--- Aim of the task ---
Take the data that follows and return it exactly.

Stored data
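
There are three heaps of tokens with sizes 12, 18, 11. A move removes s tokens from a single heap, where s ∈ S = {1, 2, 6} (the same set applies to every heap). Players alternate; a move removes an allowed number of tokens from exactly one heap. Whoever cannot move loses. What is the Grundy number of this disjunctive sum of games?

2

All heaps use S = {1, 2, 6}:
G(0) = 0
G(1) = mex{0} = 1
G(2) = mex{1,0} = 2
G(3) = mex{2,1} = 0
G(4) = mex{0,2} = 1
G(5) = mex{1,0} = 2
G(6) = mex{2,1,0} = 3
G(7) = mex{3,2,1} = 0
G(8) = mex{0,3,2} = 1
G(9) = mex{1,0,0} = 2
G(10) = mex{2,1,1} = 0
G(11) = mex{0,2,2} = 1
G(12) = mex{1,0,3} = 2
G(13) = mex{2,1,0} = 3
G(14) = mex{3,2,1} = 0
G(15) = mex{0,3,2} = 1
G(16) = mex{1,0,0} = 2
G(17) = mex{2,1,1} = 0
G(18) = mex{0,2,2} = 1
Heap A: G(12) = 2.
Heap B: G(18) = 1.
Heap C: G(11) = 1.
Combined Grundy value = 2 ⊕ 1 ⊕ 1 = 2.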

--- Result below ---
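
There are three heaps of tokens with sizes 12, 18, 11. A move removes s tokens from a single heap, where s ∈ S = {1, 2, 6} (the same set applies to every heap). Players alternate; a move removes an allowed number of tokens from exactly one heap. Whoever cannot move loses. What is the Grundy number of this disjunctive sum of games?

2

All heaps use S = {1, 2, 6}:
G(0) = 0
G(1) = mex{0} = 1
G(2) = mex{1,0} = 2
G(3) = mex{2,1} = 0
G(4) = mex{0,2} = 1
G(5) = mex{1,0} = 2
G(6) = mex{2,1,0} = 3
G(7) = mex{3,2,1} = 0
G(8) = mex{0,3,2} = 1
G(9) = mex{1,0,0} = 2
G(10) = mex{2,1,1} = 0
G(11) = mex{0,2,2} = 1
G(12) = mex{1,0,3} = 2
G(13) = mex{2,1,0} = 3
G(14) = mex{3,2,1} = 0
G(15) = mex{0,3,2} = 1
G(16) = mex{1,0,0} = 2
G(17) = mex{2,1,1} = 0
G(18) = mex{0,2,2} = 1
Heap A: G(12) = 2.
Heap B: G(18) = 1.
Heap C: G(11) = 1.
Combined Grundy value = 2 ⊕ 1 ⊕ 1 = 2.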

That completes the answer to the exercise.